* Work to complete
Reproduce the section of the listing that begins at the line containing "Y(4,2) Y(3,0) Y(3,-2)" and finishes at the line containing "Give the value". Include both end lines and nothing beyond them.

* The data
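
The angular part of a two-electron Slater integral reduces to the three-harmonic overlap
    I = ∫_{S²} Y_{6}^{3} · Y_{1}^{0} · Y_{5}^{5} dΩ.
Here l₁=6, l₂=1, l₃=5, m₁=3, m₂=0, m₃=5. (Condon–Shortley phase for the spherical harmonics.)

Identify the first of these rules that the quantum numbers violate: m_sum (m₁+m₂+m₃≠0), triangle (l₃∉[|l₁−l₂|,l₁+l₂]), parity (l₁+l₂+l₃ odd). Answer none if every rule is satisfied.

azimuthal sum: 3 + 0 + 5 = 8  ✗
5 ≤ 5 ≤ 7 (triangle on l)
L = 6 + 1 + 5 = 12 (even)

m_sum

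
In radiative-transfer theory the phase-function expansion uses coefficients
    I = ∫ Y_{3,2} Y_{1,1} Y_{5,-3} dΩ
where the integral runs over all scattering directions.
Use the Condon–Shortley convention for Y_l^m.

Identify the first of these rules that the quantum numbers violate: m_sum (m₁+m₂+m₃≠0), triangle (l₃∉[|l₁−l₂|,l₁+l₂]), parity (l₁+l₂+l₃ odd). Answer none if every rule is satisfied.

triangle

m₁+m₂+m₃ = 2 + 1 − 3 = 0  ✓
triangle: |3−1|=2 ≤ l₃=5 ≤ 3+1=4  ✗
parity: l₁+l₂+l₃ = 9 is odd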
==
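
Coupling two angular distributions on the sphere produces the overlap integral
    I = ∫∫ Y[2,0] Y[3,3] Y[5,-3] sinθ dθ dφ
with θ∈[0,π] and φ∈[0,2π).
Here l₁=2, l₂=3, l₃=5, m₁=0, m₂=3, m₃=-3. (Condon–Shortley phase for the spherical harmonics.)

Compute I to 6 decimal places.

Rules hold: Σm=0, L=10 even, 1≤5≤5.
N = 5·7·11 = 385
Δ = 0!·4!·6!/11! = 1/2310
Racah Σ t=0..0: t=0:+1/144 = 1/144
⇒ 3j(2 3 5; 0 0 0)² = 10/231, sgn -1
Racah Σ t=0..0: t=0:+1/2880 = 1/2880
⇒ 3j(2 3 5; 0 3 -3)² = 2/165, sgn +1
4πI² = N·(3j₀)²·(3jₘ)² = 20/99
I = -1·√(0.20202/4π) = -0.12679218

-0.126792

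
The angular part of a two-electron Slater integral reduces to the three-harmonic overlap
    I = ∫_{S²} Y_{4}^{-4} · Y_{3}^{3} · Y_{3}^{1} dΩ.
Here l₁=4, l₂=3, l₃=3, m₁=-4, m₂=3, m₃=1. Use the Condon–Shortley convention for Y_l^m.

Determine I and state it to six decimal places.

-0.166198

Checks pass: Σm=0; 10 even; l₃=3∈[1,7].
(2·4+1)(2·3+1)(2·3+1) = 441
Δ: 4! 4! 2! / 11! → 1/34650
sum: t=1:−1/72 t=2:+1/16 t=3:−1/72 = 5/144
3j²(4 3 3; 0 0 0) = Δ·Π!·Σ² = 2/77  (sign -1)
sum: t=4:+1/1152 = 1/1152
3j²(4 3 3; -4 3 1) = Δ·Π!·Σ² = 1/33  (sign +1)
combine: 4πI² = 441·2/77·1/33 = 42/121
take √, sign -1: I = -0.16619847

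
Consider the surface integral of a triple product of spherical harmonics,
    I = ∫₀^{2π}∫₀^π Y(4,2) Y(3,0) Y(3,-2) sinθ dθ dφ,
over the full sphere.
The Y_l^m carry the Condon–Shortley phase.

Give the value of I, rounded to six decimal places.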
--
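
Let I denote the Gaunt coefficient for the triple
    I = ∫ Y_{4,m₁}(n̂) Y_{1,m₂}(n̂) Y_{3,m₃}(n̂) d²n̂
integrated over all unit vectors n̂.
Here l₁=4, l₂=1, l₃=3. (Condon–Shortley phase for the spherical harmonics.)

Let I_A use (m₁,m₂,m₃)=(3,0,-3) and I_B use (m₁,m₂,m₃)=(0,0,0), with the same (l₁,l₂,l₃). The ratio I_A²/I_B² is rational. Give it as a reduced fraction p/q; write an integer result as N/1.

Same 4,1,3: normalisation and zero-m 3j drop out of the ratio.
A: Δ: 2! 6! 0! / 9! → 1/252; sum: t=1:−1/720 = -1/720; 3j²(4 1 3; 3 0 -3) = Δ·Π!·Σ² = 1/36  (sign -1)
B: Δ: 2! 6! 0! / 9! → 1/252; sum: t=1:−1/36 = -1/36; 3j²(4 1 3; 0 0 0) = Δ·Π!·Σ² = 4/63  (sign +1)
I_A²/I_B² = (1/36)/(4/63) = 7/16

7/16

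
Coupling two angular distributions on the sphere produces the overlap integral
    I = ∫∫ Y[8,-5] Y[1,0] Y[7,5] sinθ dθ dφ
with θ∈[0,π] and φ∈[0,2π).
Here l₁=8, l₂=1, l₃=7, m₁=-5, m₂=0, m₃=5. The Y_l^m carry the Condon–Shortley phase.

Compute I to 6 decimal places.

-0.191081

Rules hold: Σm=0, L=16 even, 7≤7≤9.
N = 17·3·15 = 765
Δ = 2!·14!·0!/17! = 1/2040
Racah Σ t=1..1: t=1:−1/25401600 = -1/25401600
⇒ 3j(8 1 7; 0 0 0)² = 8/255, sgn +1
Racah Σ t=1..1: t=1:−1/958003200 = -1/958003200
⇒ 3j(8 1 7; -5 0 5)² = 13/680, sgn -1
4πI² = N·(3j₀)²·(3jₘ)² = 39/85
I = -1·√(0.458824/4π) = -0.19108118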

* Response to the task
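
    I = ∫₀^{2π}∫₀^π Y(4,2) Y(3,0) Y(3,-2) sinθ dθ dφ,
over the full sphere.
The Y_l^m carry the Condon–Shortley phase.

Give the value of I, rounded to six decimal places.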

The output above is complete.